(Extracted data begins)

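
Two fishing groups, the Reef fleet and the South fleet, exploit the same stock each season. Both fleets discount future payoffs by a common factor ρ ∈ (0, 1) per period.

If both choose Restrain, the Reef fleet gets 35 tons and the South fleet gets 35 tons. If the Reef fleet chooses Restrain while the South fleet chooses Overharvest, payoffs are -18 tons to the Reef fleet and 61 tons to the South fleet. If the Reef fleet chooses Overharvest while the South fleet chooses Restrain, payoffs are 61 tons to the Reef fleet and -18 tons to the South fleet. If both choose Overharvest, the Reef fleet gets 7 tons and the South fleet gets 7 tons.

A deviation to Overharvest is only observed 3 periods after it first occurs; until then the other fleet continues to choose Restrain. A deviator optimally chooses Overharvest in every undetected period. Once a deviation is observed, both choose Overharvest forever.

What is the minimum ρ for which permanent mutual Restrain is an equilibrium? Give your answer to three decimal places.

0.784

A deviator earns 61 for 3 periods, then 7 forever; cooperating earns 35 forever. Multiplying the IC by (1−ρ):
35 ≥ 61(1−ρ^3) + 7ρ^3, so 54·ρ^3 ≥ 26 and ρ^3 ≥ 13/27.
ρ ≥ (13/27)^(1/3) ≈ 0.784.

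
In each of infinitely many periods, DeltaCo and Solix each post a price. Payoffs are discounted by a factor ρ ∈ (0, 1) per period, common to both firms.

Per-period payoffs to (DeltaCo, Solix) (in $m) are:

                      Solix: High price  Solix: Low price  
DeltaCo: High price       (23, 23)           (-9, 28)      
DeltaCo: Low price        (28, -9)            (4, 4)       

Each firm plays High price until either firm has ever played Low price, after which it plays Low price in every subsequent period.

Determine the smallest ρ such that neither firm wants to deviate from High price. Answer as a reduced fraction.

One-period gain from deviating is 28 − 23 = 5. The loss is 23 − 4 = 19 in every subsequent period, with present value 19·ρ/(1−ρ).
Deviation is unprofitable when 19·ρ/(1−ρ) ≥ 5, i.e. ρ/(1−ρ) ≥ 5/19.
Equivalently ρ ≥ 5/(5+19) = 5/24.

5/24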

(Extracted data ends)
(Extracted data begins)

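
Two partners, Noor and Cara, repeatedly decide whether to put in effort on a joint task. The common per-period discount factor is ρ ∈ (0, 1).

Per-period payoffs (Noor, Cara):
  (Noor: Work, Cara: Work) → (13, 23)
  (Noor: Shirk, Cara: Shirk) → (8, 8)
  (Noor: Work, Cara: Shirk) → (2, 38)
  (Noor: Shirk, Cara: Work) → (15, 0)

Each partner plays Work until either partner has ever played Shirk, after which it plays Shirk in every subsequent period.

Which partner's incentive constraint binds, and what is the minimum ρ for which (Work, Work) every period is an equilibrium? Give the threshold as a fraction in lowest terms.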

(Extracted data ends)

Assigned task: Could you reproduce, exactly, every line above from the line with "A deviation to" to the line with "DeltaCo: Low price", and no other line? Both ends count.

Result of this exercise:
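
A deviation to Overharvest is only observed 3 periods after it first occurs; until then the other fleet continues to choose Restrain. A deviator optimally chooses Overharvest in every undetected period. Once a deviation is observed, both choose Overharvest forever.

What is the minimum ρ for which permanent mutual Restrain is an equilibrium? Give your answer to three decimal places.

0.784

A deviator earns 61 for 3 periods, then 7 forever; cooperating earns 35 forever. Multiplying the IC by (1−ρ):
35 ≥ 61(1−ρ^3) + 7ρ^3, so 54·ρ^3 ≥ 26 and ρ^3 ≥ 13/27.
ρ ≥ (13/27)^(1/3) ≈ 0.784.

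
In each of infinitely many periods, DeltaCo and Solix each post a price. Payoffs are discounted by a factor ρ ∈ (0, 1) per period, common to both firms.

Per-period payoffs to (DeltaCo, Solix) (in $m) are:

                      Solix: High price  Solix: Low price  
DeltaCo: High price       (23, 23)           (-9, 28)      
DeltaCo: Low price        (28, -9)            (4, 4)       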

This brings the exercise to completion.